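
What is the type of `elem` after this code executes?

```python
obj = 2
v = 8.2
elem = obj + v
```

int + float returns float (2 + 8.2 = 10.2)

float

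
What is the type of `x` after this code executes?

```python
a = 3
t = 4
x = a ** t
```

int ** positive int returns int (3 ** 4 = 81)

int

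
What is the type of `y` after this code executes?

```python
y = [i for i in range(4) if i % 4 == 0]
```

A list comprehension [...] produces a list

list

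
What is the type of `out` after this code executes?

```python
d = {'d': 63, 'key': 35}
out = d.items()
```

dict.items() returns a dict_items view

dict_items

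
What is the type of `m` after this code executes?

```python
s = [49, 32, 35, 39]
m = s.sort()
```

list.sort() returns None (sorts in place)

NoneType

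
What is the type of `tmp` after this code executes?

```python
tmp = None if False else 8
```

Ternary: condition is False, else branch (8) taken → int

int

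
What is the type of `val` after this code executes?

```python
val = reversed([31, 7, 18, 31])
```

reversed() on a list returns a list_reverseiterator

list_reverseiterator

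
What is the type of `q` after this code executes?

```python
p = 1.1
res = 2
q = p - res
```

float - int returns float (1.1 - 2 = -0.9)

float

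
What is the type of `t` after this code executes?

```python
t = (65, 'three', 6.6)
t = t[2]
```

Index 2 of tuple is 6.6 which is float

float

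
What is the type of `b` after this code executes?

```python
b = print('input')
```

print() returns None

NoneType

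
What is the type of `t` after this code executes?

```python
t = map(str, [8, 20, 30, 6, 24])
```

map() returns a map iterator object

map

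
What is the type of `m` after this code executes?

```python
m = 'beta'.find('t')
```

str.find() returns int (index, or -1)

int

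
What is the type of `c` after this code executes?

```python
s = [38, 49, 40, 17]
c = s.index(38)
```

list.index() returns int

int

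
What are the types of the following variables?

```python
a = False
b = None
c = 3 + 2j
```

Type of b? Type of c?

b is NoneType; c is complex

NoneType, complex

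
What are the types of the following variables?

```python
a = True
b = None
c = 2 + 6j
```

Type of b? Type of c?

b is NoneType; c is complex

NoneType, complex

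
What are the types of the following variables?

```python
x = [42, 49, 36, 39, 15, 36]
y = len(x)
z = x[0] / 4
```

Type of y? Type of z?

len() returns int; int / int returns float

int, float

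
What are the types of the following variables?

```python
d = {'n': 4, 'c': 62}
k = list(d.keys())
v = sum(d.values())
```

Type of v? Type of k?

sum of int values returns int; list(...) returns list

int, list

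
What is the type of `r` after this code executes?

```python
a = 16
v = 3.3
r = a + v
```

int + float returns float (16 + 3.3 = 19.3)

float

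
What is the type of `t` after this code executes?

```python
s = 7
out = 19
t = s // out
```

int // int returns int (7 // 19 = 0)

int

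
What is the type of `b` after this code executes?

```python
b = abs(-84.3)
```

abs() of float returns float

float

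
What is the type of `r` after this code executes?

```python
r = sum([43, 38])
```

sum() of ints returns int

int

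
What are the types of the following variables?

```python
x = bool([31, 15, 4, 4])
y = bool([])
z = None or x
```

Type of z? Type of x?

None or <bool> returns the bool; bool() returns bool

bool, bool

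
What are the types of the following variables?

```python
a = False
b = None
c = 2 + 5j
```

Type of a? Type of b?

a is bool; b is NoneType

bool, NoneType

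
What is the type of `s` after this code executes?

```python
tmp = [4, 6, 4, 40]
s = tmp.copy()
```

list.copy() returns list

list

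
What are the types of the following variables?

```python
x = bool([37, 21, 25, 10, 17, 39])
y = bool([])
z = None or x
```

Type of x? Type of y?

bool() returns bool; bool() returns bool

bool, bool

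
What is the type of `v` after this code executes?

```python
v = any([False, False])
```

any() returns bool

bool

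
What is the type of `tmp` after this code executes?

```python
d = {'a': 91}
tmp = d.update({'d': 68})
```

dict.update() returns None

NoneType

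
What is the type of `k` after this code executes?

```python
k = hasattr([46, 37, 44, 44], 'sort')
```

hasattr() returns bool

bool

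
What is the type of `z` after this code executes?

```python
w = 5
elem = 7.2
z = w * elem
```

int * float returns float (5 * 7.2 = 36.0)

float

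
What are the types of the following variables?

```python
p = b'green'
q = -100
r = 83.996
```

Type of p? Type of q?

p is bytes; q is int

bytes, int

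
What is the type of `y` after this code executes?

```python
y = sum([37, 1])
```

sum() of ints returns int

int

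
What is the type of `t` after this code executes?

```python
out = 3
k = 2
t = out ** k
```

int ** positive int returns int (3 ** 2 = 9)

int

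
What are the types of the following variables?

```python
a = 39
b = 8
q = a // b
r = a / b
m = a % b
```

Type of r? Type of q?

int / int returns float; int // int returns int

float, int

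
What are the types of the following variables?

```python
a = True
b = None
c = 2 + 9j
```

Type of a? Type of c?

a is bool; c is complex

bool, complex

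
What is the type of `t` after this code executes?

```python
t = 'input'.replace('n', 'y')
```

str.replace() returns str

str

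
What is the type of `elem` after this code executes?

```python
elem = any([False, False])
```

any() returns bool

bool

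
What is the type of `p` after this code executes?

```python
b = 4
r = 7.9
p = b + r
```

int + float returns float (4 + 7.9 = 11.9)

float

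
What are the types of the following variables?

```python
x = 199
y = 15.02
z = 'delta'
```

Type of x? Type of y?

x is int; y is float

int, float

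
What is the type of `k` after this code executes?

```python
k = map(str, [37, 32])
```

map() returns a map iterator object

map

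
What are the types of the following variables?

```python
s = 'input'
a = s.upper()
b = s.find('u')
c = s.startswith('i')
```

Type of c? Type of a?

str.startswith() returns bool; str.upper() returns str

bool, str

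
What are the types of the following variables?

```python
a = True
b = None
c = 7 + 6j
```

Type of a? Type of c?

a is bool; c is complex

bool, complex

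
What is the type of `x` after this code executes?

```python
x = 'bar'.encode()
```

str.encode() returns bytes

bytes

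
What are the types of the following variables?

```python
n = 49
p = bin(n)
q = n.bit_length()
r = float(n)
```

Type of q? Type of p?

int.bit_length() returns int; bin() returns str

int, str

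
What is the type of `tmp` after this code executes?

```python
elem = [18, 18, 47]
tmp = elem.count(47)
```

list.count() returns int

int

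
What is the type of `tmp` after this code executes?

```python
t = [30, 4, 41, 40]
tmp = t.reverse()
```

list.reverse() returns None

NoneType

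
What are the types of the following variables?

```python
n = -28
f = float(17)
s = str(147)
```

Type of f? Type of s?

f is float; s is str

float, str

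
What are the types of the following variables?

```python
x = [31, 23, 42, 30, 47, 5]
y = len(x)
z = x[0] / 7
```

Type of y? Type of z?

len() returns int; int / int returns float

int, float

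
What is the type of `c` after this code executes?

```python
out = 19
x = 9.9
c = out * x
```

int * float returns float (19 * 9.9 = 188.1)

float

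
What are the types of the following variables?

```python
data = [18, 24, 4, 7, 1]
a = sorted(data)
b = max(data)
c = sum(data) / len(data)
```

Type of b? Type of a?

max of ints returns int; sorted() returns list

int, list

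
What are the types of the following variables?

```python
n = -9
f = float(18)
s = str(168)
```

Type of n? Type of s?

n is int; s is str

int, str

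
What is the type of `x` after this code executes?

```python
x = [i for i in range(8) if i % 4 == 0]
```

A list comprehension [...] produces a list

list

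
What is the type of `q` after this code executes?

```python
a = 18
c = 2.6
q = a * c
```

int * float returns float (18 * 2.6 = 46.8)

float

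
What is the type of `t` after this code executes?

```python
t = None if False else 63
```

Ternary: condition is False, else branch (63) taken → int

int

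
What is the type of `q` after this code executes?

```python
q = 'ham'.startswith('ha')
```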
--
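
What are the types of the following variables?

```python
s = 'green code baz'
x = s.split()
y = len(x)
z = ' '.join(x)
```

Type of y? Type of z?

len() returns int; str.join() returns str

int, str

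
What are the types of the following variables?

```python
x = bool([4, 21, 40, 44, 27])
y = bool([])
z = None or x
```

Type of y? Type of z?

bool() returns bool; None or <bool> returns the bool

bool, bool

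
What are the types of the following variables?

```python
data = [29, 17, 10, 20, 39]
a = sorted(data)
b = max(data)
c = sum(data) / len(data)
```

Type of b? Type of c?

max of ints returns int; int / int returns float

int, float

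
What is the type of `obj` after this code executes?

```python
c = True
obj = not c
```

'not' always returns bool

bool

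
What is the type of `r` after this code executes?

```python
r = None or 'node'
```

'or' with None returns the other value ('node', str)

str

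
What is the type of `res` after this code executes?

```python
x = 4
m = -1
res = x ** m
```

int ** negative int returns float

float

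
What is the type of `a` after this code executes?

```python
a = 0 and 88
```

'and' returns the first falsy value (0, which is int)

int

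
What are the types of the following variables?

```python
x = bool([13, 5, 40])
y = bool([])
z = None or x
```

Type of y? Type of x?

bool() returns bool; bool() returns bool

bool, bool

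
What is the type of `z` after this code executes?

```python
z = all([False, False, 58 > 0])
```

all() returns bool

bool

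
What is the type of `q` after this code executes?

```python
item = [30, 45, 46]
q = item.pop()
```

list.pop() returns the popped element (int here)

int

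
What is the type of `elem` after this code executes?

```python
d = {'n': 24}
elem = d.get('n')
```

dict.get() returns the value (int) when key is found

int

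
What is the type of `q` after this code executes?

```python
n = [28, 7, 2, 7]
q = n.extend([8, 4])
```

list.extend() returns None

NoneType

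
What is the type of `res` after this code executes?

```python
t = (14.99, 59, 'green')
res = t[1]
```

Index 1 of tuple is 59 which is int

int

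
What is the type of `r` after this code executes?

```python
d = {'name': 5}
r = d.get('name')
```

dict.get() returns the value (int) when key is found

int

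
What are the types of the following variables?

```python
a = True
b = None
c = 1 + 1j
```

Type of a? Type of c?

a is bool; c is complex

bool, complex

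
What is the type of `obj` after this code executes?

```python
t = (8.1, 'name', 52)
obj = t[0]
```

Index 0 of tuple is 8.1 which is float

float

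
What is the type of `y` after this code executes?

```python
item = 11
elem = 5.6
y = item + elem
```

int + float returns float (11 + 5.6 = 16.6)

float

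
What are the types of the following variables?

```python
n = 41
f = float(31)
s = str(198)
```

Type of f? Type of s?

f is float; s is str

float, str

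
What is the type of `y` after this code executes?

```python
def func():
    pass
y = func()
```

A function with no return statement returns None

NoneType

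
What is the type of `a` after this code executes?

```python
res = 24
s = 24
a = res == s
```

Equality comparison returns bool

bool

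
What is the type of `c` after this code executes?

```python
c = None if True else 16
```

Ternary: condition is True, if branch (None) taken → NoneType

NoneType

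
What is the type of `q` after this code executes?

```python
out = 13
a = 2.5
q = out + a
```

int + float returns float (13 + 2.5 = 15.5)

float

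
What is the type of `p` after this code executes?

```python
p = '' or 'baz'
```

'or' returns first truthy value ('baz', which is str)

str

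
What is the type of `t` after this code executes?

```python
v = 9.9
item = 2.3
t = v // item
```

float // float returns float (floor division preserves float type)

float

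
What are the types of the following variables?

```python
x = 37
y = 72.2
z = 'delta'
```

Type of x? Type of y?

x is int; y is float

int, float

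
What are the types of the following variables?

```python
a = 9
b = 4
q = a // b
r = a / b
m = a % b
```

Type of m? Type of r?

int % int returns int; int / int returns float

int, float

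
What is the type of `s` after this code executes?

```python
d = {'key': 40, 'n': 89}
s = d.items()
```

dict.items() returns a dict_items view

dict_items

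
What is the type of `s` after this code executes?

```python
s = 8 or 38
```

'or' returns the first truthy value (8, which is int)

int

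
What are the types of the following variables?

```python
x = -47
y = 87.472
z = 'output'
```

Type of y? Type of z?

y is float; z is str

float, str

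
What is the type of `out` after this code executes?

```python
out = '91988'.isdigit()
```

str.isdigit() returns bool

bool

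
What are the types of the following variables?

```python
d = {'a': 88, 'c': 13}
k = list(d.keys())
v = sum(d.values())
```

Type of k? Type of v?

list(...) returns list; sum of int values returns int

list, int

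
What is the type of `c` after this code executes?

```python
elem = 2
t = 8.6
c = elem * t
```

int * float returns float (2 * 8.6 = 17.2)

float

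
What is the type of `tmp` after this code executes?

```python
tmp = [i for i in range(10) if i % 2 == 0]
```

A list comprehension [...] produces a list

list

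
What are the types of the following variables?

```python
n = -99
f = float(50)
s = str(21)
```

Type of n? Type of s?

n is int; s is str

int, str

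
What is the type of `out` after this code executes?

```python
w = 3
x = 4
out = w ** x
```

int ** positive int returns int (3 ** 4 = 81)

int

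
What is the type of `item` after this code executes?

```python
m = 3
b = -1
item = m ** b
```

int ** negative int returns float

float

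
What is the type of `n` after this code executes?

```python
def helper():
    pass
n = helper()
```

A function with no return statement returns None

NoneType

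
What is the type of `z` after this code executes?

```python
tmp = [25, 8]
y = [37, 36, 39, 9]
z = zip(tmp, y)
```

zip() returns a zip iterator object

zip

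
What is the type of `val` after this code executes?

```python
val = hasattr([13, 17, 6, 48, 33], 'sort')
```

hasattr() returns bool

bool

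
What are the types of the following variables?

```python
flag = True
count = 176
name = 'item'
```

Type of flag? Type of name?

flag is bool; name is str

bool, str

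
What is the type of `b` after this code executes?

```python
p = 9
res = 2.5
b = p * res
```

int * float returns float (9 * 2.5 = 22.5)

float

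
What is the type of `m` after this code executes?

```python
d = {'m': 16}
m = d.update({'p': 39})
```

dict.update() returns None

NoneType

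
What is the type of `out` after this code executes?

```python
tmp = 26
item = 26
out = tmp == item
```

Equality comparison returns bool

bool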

> _DIRECTIONS FOR THIS TASK_: For each line in the records that holds "input", show that line as it stands.

> _RESPONSE TO THE TASK_:
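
b = print('input')
t = 'input'.replace('n', 'y')
s = 'input'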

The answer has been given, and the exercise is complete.